__TASK PROMPT__
Please give back only the lines below from the one containing "[S [NP [DET his] [ADJ" to the one containing "Fill in the", each repeated word for word, both ends included.

━━ PROVIDED DATA ━━

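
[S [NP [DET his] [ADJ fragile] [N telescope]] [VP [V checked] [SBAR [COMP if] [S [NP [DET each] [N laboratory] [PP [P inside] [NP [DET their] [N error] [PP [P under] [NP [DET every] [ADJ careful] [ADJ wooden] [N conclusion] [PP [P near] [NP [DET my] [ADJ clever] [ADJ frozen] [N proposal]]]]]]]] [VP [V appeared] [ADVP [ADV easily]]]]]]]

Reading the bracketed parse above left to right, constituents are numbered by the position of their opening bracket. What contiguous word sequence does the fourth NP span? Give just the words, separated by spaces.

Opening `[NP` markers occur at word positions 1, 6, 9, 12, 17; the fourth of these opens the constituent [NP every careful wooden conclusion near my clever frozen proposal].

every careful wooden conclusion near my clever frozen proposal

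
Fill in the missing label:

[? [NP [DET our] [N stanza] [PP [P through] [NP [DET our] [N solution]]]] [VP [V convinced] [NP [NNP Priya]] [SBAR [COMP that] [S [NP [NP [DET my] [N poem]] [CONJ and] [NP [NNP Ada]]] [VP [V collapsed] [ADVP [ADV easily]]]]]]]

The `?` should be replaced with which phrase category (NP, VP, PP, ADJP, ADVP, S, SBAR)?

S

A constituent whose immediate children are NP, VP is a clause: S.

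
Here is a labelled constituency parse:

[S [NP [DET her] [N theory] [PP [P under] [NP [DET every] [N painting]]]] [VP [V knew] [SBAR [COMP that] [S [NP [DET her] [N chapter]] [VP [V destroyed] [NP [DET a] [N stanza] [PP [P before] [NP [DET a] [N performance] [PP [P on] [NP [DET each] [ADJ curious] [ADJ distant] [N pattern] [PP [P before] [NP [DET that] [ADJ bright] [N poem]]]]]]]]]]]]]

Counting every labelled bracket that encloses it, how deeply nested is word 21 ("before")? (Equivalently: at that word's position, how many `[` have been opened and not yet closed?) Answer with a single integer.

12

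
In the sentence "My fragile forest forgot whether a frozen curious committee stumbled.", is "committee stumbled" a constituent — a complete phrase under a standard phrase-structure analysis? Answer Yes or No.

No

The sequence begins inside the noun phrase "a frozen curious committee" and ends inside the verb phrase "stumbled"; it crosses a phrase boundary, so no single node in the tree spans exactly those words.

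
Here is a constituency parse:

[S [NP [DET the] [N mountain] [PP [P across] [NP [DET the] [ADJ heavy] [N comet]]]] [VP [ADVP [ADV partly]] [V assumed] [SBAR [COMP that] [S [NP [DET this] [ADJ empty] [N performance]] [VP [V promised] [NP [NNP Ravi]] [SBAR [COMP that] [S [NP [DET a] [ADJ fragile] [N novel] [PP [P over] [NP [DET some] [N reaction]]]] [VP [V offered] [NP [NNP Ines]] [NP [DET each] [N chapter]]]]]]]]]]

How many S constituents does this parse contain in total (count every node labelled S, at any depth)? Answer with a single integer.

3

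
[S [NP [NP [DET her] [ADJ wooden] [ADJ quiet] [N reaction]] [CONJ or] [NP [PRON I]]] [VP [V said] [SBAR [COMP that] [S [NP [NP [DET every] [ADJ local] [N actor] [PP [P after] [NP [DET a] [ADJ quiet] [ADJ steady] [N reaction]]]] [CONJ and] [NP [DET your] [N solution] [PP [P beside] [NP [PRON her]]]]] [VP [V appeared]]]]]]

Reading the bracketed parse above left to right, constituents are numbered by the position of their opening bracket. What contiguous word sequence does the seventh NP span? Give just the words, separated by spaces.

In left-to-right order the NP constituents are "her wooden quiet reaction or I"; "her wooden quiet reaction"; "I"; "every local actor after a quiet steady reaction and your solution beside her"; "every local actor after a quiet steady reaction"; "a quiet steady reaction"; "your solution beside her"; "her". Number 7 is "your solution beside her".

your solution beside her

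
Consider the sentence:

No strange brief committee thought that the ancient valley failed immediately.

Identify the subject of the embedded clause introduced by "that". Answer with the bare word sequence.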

━━━
━━ PROVIDED DATA ━━

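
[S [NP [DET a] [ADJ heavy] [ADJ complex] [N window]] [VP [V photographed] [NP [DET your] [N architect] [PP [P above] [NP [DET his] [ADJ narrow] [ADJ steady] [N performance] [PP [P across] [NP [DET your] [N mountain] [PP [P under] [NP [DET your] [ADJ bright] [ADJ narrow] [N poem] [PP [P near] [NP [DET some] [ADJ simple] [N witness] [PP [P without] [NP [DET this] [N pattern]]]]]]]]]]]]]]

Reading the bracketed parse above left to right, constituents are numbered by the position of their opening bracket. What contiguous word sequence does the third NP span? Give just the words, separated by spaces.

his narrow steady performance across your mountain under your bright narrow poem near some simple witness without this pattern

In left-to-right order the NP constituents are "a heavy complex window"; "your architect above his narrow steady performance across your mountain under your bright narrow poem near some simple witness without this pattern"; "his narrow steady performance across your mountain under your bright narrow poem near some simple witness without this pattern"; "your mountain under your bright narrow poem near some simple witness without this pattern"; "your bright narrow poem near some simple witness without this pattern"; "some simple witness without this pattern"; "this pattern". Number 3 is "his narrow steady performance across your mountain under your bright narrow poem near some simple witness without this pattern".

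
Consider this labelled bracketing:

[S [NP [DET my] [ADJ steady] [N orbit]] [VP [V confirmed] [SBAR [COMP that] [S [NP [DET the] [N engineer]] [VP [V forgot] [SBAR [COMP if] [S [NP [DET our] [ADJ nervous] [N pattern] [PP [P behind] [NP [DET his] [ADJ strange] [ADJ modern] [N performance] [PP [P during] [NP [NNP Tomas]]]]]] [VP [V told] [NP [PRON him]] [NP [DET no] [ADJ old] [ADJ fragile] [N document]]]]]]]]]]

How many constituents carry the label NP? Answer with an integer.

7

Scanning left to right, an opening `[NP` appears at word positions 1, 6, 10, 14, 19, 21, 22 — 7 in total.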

━━━
━━ PROVIDED DATA ━━

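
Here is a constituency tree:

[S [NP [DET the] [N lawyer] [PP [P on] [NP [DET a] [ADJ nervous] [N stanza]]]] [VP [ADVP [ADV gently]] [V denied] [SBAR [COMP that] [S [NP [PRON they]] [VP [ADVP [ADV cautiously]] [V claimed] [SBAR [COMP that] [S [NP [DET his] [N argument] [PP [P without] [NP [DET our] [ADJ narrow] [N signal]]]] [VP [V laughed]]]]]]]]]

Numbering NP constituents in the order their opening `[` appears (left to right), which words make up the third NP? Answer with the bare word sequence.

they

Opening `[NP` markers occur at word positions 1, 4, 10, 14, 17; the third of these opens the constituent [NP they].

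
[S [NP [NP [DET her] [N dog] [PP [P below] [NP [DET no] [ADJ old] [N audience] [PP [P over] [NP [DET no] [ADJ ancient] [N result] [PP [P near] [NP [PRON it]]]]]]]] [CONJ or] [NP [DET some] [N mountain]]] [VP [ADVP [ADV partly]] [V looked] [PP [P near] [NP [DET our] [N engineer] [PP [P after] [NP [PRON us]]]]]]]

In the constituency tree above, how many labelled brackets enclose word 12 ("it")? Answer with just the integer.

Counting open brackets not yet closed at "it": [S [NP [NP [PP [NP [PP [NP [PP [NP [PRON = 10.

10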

━━━

__SOLUTION TO THE PROBLEM__
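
[S [NP [DET his] [ADJ fragile] [N telescope]] [VP [V checked] [SBAR [COMP if] [S [NP [DET each] [N laboratory] [PP [P inside] [NP [DET their] [N error] [PP [P under] [NP [DET every] [ADJ careful] [ADJ wooden] [N conclusion] [PP [P near] [NP [DET my] [ADJ clever] [ADJ frozen] [N proposal]]]]]]]] [VP [V appeared] [ADVP [ADV easily]]]]]]]

Reading the bracketed parse above left to right, constituents are numbered by the position of their opening bracket. What contiguous word sequence does the fourth NP span? Give just the words, separated by spaces.

Opening `[NP` markers occur at word positions 1, 6, 9, 12, 17; the fourth of these opens the constituent [NP every careful wooden conclusion near my clever frozen proposal].

every careful wooden conclusion near my clever frozen proposal

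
Fill in the missing label: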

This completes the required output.